DIRECTIONS FOR THIS TASK - Each entry below is to be transcribed exactly.

EXCERPTED DATA -
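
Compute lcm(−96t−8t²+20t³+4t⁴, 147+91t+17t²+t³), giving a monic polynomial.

Repeated division with remainder:
  4t⁴+20t³−8t²−96t = (4t−48)(t³+17t²+91t+147) + (444t²+3684t+7056)
  t³+17t²+91t+147 = ((1/444)t+161/8214)(444t²+3684t+7056) + ((3969/1369)t+11907/1369)
  444t²+3684t+7056 = ((202612/1323)t+21904/27)((3969/1369)t+11907/1369) + (0)
Last nonzero remainder: (3969/1369)t+11907/1369. Dividing through by 3969/1369 gives the monic gcd t+3.
Then lcm(f, g) = f·g / gcd(f, g); expanding and making the result monic gives the answer.

−1176t−434t²+193t³+117t⁴+19t⁵+t⁶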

ANSWER BOX -
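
Compute lcm(−96t−8t²+20t³+4t⁴, 147+91t+17t²+t³), giving a monic polynomial.

Repeated division with remainder:
  4t⁴+20t³−8t²−96t = (4t−48)(t³+17t²+91t+147) + (444t²+3684t+7056)
  t³+17t²+91t+147 = ((1/444)t+161/8214)(444t²+3684t+7056) + ((3969/1369)t+11907/1369)
  444t²+3684t+7056 = ((202612/1323)t+21904/27)((3969/1369)t+11907/1369) + (0)
Last nonzero remainder: (3969/1369)t+11907/1369. Dividing through by 3969/1369 gives the monic gcd t+3.
Then lcm(f, g) = f·g / gcd(f, g); expanding and making the result monic gives the answer.

−1176t−434t²+193t³+117t⁴+19t⁵+t⁶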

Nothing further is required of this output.